» TASK INSTRUCTIONS
What is needed is an exact copy of the entries below, from the line that contains "Answer: -30/21635579 ≈ -1.3866e-6" through the final line, both included, and nothing else.

[Saved entries]
=== Section Start ===

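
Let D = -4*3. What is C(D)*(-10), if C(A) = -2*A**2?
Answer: 2880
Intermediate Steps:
D = -12
C(D)*(-10) = -2*(-12)**2*(-10) = -2*144*(-10) = -288*(-10) = 2880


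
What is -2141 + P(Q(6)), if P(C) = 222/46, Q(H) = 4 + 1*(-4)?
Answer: -49132/23 ≈ -2136.2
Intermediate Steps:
Q(H) = 0 (Q(H) = 4 - 4 = 0)
P(C) = 111/23 (P(C) = 222*(1/46) = 111/23)
-2141 + P(Q(6)) = -2141 + 111/23 = -49132/23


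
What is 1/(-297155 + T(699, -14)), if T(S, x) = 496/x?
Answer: -7/2080333 ≈ -3.3648e-6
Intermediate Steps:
1/(-297155 + T(699, -14)) = 1/(-297155 + 496/(-14)) = 1/(-297155 + 496*(-1/14)) = 1/(-297155 - 248/7) = 1/(-2080333/7) = -7/2080333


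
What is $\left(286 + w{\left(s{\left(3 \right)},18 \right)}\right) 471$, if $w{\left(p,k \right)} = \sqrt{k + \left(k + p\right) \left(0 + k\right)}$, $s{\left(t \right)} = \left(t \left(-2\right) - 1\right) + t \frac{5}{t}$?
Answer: $134706 + 1413 \sqrt{34} \approx 1.4295 \cdot 10^{5}$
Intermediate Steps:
$s{\left(t \right)} = 4 - 2 t$ ($s{\left(t \right)} = \left(- 2 t - 1\right) + 5 = \left(-1 - 2 t\right) + 5 = 4 - 2 t$)
$w{\left(p,k \right)} = \sqrt{k + k \left(k + p\right)}$ ($w{\left(p,k \right)} = \sqrt{k + \left(k + p\right) k} = \sqrt{k + k \left(k + p\right)}$)
$\left(286 + w{\left(s{\left(3 \right)},18 \right)}\right) 471 = \left(286 + \sqrt{18 \left(1 + 18 + \left(4 - 6\right)\right)}\right) 471 = \left(286 + \sqrt{18 \left(1 + 18 - 2\right)}\right) 471 = \left(286 + \sqrt{18 \cdot 17}\right) 471 = \left(286 + \sqrt{306}\right) 471 = \left(286 + 3 \sqrt{34}\right) 471 = 134706 + 1413 \sqrt{34}$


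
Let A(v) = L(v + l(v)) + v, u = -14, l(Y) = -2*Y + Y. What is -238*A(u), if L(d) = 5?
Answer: 2142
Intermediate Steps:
l(Y) = -Y
A(v) = 5 + v
-238*A(u) = -238*(5 - 14) = -238*(-9) = 2142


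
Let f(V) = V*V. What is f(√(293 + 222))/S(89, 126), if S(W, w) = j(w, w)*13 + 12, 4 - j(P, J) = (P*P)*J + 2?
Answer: -103/5200970 ≈ -1.9804e-5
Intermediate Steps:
j(P, J) = 2 - J*P² (j(P, J) = 4 - ((P*P)*J + 2) = 4 - (P²*J + 2) = 4 - (J*P² + 2) = 4 - (2 + J*P²) = 4 + (-2 - J*P²) = 2 - J*P²)
S(W, w) = 38 - 13*w³ (S(W, w) = (2 - w*w²)*13 + 12 = (2 - w³)*13 + 12 = (26 - 13*w³) + 12 = 38 - 13*w³)
f(V) = V²
f(√(293 + 222))/S(89, 126) = (√(293 + 222))²/(38 - 13*126³) = (√515)²/(38 - 13*2000376) = 515/(38 - 26004888) = 515/(-26004850) = 515*(-1/26004850) = -103/5200970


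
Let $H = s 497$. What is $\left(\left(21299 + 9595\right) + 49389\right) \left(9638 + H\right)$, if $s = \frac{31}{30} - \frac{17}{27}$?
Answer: $\frac{71088803513}{90} \approx 7.8988 \cdot 10^{8}$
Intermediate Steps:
$s = \frac{109}{270}$ ($s = 31 \cdot \frac{1}{30} - \frac{17}{27} = \frac{31}{30} - \frac{17}{27} = \frac{109}{270} \approx 0.4037$)
$H = \frac{54173}{270}$ ($H = \frac{109}{270} \cdot 497 = \frac{54173}{270} \approx 200.64$)
$\left(\left(21299 + 9595\right) + 49389\right) \left(9638 + H\right) = \left(\left(21299 + 9595\right) + 49389\right) \left(9638 + \frac{54173}{270}\right) = \left(30894 + 49389\right) \frac{2656433}{270} = 80283 \cdot \frac{2656433}{270} = \frac{71088803513}{90}$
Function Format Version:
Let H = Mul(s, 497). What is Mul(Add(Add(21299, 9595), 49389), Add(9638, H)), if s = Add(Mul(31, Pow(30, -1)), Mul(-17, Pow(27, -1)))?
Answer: Rational(71088803513, 90) ≈ 7.8988e+8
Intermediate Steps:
s = Rational(109, 270) (s = Add(Mul(31, Rational(1, 30)), Mul(-17, Rational(1, 27))) = Add(Rational(31, 30), Rational(-17, 27)) = Rational(109, 270) ≈ 0.40370)
H = Rational(54173, 270) (H = Mul(Rational(109, 270), 497) = Rational(54173, 270) ≈ 200.64)
Mul(Add(Add(21299, 9595), 49389), Add(9638, H)) = Mul(Add(Add(21299, 9595), 49389), Add(9638, Rational(54173, 270))) = Mul(Add(30894, 49389), Rational(2656433, 270)) = Mul(80283, Rational(2656433, 270)) = Rational(71088803513, 90)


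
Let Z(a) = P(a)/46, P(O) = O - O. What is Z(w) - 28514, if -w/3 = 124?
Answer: -28514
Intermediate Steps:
w = -372 (w = -3*124 = -372)
P(O) = 0
Z(a) = 0 (Z(a) = 0/46 = 0*(1/46) = 0)
Z(w) - 28514 = 0 - 28514 = -28514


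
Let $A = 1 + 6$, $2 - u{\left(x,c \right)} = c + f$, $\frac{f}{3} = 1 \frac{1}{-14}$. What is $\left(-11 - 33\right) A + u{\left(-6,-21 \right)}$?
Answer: $- \frac{3987}{14} \approx -284.79$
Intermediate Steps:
$f = - \frac{3}{14}$ ($f = 3 \cdot 1 \frac{1}{-14} = 3 \cdot 1 \left(- \frac{1}{14}\right) = 3 \left(- \frac{1}{14}\right) = - \frac{3}{14} \approx -0.21429$)
$u{\left(x,c \right)} = \frac{31}{14} - c$ ($u{\left(x,c \right)} = 2 - \left(c - \frac{3}{14}\right) = 2 - \left(- \frac{3}{14} + c\right) = \frac{31}{14} - c$)
$A = 7$
$\left(-11 - 33\right) A + u{\left(-6,-21 \right)} = \left(-11 - 33\right) 7 + \left(\frac{31}{14} - -21\right) = \left(-44\right) 7 + \left(\frac{31}{14} + 21\right) = -308 + \frac{325}{14} = - \frac{3987}{14}$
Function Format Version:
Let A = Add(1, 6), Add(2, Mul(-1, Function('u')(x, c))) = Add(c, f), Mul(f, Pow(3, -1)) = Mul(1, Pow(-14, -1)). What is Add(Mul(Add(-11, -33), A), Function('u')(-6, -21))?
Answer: Rational(-3987, 14) ≈ -284.79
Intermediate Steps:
f = Rational(-3, 14) (f = Mul(3, Mul(1, Pow(-14, -1))) = Mul(3, Mul(1, Rational(-1, 14))) = Mul(3, Rational(-1, 14)) = Rational(-3, 14) ≈ -0.21429)
Function('u')(x, c) = Add(Rational(31, 14), Mul(-1, c)) (Function('u')(x, c) = Add(2, Mul(-1, Add(c, Rational(-3, 14)))) = Add(2, Mul(-1, Add(Rational(-3, 14), c))) = Add(2, Add(Rational(3, 14), Mul(-1, c))) = Add(Rational(31, 14), Mul(-1, c)))
A = 7
Add(Mul(Add(-11, -33), A), Function('u')(-6, -21)) = Add(Mul(Add(-11, -33), 7), Add(Rational(31, 14), Mul(-1, -21))) = Add(Mul(-44, 7), Add(Rational(31, 14), 21)) = Add(-308, Rational(325, 14)) = Rational(-3987, 14)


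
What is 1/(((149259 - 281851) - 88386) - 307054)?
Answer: -1/528032 ≈ -1.8938e-6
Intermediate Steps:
1/(((149259 - 281851) - 88386) - 307054) = 1/((-132592 - 88386) - 307054) = 1/(-220978 - 307054) = 1/(-528032) = -1/528032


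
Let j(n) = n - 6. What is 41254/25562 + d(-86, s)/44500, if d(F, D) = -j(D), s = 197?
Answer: 915460329/568754500 ≈ 1.6096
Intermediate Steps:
j(n) = -6 + n
d(F, D) = 6 - D (d(F, D) = -(-6 + D) = 6 - D)
41254/25562 + d(-86, s)/44500 = 41254/25562 + (6 - 1*197)/44500 = 41254*(1/25562) + (6 - 197)*(1/44500) = 20627/12781 - 191*1/44500 = 20627/12781 - 191/44500 = 915460329/568754500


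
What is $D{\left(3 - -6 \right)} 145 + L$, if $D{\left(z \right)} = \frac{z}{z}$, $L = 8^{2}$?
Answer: $209$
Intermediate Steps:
$L = 64$
$D{\left(z \right)} = 1$
$D{\left(3 - -6 \right)} 145 + L = 1 \cdot 145 + 64 = 145 + 64 = 209$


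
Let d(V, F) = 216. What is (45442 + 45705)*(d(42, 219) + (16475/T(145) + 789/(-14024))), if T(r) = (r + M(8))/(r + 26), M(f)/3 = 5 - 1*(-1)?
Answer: 3646098004027395/2285912 ≈ 1.5950e+9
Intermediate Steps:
M(f) = 18 (M(f) = 3*(5 - 1*(-1)) = 3*(5 + 1) = 3*6 = 18)
T(r) = (18 + r)/(26 + r) (T(r) = (r + 18)/(r + 26) = (18 + r)/(26 + r))
(45442 + 45705)*(d(42, 219) + (16475/T(145) + 789/(-14024))) = (45442 + 45705)*(216 + (16475/(((18 + 145)/(26 + 145))) + 789/(-14024))) = 91147*(216 + (16475/((163/171)) + 789*(-1/14024))) = 91147*(216 + (16475/(((1/171)*163)) - 789/14024)) = 91147*(216 + (16475/(163/171) - 789/14024)) = 91147*(216 + (16475*(171/163) - 789/14024)) = 91147*(216 + (2817225/163 - 789/14024)) = 91147*(216 + 39508634793/2285912) = 91147*(40002391785/2285912) = 3646098004027395/2285912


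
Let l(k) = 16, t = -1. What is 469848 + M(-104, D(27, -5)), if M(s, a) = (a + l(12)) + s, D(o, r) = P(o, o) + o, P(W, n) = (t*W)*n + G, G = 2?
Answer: 469060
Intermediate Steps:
P(W, n) = 2 - W*n (P(W, n) = (-W)*n + 2 = -W*n + 2 = 2 - W*n)
D(o, r) = 2 + o - o² (D(o, r) = (2 - o*o) + o = (2 - o²) + o = 2 + o - o²)
M(s, a) = 16 + a + s (M(s, a) = (a + 16) + s = (16 + a) + s = 16 + a + s)
469848 + M(-104, D(27, -5)) = 469848 + (16 + (2 + 27 - 1*27²) - 104) = 469848 + (16 + (2 + 27 - 1*729) - 104) = 469848 + (16 + (2 + 27 - 729) - 104) = 469848 + (16 - 700 - 104) = 469848 - 788 = 469060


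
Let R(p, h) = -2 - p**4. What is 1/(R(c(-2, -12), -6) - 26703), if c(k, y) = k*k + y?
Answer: -1/30801 ≈ -3.2466e-5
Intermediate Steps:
c(k, y) = y + k**2 (c(k, y) = k**2 + y = y + k**2)
1/(R(c(-2, -12), -6) - 26703) = 1/((-2 - (-12 + (-2)**2)**4) - 26703) = 1/((-2 - (-12 + 4)**4) - 26703) = 1/((-2 - 1*(-8)**4) - 26703) = 1/((-2 - 1*4096) - 26703) = 1/((-2 - 4096) - 26703) = 1/(-4098 - 26703) = 1/(-30801) = -1/30801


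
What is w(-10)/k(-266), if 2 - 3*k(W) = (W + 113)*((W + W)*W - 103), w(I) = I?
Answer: -30/21635579 ≈ -1.3866e-6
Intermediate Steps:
k(W) = ⅔ - (-103 + 2*W²)*(113 + W)/3 (k(W) = ⅔ - (W + 113)*((W + W)*W - 103)/3 = ⅔ - (113 + W)*((2*W)*W - 103)/3 = ⅔ - (113 + W)*(2*W² - 103)/3 = ⅔ - (113 + W)*(-103 + 2*W²)/3 = ⅔ - (-103 + 2*W²)*(113 + W)/3)
w(-10)/k(-266) = -10/(11641/3 - 226/3*(-266)² - ⅔*(-266)³ + (103/3)*(-266)) = -10/(11641/3 - 226/3*70756 - ⅔*(-18821096) - 27398/3) = -10/(11641/3 - 15990856/3 + 37642192/3 - 27398/3) = -10/21635579/3 = -10*3/21635579 = -30/21635579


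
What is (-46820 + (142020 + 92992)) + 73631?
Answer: 261823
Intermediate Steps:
(-46820 + (142020 + 92992)) + 73631 = (-46820 + 235012) + 73631 = 188192 + 73631 = 261823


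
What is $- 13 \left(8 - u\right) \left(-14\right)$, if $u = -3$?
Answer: $2002$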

=== Section End ===

» RESPONSE
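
Answer: -30/21635579 ≈ -1.3866e-6
Intermediate Steps:
k(W) = ⅔ - (-103 + 2*W²)*(113 + W)/3 (k(W) = ⅔ - (W + 113)*((W + W)*W - 103)/3 = ⅔ - (113 + W)*((2*W)*W - 103)/3 = ⅔ - (113 + W)*(2*W² - 103)/3 = ⅔ - (113 + W)*(-103 + 2*W²)/3 = ⅔ - (-103 + 2*W²)*(113 + W)/3)
w(-10)/k(-266) = -10/(11641/3 - 226/3*(-266)² - ⅔*(-266)³ + (103/3)*(-266)) = -10/(11641/3 - 226/3*70756 - ⅔*(-18821096) - 27398/3) = -10/(11641/3 - 15990856/3 + 37642192/3 - 27398/3) = -10/21635579/3 = -10*3/21635579 = -30/21635579


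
What is (-46820 + (142020 + 92992)) + 73631?
Answer: 261823
Intermediate Steps:
(-46820 + (142020 + 92992)) + 73631 = (-46820 + 235012) + 73631 = 188192 + 73631 = 261823


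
What is $- 13 \left(8 - u\right) \left(-14\right)$, if $u = -3$?
Answer: $2002$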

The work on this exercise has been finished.